◆ **PROBLEM TO SOLVE**:
Go through the data and copy each line where the string "blocks" appears.

*** DATA ***

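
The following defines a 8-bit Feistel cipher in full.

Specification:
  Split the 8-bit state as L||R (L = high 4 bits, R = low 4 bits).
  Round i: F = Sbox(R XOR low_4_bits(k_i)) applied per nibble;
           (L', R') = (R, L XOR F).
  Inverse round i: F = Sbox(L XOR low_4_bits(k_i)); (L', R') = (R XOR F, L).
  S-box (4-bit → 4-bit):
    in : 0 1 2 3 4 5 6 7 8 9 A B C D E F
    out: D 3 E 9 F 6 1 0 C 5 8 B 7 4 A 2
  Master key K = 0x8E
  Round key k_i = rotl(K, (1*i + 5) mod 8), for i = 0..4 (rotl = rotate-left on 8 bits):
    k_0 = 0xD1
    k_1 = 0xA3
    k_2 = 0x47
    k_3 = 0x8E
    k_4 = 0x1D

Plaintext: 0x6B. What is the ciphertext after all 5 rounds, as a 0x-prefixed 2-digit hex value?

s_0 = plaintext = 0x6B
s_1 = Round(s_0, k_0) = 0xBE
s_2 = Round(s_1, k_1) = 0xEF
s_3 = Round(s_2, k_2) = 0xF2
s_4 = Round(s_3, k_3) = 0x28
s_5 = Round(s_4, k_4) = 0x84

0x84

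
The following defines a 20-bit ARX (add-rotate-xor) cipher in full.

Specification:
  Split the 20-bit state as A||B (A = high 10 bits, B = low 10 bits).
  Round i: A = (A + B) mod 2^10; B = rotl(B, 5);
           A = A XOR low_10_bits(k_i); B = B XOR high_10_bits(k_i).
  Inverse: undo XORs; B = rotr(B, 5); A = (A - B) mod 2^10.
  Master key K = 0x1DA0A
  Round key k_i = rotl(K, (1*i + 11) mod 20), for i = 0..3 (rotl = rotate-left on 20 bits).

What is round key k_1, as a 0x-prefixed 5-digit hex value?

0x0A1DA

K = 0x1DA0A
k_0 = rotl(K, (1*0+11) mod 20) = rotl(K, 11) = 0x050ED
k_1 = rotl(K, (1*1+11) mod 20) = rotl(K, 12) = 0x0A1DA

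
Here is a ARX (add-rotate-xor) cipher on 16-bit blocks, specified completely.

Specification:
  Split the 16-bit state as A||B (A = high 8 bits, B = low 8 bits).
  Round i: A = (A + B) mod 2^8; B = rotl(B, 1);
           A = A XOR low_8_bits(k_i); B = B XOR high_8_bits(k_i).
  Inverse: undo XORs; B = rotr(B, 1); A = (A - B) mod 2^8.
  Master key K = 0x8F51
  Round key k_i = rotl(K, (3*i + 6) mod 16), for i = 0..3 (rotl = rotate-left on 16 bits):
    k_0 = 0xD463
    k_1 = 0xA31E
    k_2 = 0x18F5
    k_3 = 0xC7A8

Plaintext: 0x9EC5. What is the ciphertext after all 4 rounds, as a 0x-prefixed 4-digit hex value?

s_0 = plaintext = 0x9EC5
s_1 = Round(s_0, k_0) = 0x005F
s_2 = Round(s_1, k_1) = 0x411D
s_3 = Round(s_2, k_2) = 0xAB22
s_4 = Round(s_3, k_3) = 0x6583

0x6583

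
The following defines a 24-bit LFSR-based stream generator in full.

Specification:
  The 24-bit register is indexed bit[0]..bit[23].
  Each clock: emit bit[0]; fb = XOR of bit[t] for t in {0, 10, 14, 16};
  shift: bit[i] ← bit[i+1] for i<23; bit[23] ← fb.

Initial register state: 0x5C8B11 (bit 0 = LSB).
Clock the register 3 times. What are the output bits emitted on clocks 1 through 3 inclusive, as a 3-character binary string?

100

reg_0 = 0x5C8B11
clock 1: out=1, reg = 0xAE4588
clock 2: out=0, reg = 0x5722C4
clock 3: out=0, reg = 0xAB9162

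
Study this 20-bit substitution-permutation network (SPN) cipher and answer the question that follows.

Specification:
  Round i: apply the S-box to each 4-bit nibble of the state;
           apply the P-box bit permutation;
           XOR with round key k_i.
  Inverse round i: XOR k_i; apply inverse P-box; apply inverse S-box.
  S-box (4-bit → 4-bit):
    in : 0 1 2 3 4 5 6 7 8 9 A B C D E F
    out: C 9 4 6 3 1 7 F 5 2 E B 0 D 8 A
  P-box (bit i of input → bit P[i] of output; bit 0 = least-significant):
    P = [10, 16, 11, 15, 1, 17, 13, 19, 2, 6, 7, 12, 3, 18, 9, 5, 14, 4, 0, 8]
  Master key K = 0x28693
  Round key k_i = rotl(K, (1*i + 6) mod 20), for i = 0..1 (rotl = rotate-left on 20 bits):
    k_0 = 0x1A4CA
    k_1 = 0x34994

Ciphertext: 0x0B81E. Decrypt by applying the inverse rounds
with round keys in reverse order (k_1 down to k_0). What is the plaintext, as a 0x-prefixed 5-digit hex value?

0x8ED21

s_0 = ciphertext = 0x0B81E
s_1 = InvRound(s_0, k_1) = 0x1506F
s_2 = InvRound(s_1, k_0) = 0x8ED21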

***
*** DATA ***

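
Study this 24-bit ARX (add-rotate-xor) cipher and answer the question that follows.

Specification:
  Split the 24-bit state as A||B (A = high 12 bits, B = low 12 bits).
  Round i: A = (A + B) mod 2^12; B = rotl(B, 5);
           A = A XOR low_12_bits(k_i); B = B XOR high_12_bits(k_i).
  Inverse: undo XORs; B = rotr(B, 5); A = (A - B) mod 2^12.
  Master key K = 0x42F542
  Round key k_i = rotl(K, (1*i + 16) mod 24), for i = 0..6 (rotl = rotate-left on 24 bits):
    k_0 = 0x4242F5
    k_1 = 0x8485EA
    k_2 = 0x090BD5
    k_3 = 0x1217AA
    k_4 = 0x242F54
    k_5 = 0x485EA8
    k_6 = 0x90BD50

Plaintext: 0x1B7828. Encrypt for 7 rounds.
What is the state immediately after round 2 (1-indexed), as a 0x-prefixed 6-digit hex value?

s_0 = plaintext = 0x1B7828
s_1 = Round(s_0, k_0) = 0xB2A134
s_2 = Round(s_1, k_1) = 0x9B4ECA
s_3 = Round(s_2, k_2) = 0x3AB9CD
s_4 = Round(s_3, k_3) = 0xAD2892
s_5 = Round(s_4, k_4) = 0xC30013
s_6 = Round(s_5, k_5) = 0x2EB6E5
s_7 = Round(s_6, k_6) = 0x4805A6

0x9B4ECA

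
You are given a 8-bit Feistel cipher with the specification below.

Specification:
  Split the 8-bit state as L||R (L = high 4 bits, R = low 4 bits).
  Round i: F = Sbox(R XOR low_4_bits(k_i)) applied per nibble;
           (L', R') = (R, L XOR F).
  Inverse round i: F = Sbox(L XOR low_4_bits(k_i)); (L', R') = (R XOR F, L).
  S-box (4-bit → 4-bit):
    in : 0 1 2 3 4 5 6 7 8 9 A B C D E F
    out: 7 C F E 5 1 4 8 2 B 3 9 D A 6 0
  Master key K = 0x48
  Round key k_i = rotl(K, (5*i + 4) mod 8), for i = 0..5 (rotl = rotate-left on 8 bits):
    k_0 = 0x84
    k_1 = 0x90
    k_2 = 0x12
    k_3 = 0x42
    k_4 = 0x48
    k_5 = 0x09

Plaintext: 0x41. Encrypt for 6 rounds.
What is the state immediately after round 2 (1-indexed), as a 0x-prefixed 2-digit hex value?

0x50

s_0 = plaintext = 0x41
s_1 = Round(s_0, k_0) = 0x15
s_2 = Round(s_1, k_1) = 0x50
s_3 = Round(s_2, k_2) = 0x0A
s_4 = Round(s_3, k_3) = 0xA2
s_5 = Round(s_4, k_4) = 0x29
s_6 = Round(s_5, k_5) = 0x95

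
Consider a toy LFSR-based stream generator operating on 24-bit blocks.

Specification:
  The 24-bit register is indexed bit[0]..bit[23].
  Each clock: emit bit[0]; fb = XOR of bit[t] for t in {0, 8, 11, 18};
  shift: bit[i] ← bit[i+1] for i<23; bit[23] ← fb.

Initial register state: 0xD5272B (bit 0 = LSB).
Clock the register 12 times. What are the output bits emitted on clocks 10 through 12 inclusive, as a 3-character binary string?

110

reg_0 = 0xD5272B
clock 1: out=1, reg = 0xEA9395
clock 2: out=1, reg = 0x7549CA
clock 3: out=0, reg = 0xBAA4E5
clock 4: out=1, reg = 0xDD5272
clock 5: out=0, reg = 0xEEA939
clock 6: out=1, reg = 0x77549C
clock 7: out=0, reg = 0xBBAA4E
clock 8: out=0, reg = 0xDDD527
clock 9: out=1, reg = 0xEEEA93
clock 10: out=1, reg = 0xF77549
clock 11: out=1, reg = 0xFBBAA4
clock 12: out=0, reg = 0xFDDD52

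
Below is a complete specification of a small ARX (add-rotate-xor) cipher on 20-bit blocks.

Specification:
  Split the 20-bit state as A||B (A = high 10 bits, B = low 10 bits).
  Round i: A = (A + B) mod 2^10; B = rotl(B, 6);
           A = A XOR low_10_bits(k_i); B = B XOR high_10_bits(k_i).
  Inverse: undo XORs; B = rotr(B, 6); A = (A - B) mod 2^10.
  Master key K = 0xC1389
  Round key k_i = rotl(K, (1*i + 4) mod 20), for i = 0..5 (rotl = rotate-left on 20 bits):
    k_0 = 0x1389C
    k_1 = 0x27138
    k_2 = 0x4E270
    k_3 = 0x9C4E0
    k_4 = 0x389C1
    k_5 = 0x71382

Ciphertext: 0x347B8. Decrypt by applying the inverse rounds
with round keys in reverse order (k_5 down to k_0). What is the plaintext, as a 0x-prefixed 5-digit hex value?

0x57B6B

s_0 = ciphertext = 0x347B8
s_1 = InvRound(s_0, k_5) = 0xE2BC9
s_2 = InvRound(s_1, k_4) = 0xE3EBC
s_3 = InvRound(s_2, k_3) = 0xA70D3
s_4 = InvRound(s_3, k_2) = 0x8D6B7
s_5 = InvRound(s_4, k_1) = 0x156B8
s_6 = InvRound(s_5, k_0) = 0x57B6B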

***

◆ **COMPLETED EXERCISE**:
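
Here is a ARX (add-rotate-xor) cipher on 16-bit blocks, specified completely.
Consider a toy LFSR-based stream generator operating on 24-bit blocks.
Below is a complete specification of a small ARX (add-rotate-xor) cipher on 20-bit blocks.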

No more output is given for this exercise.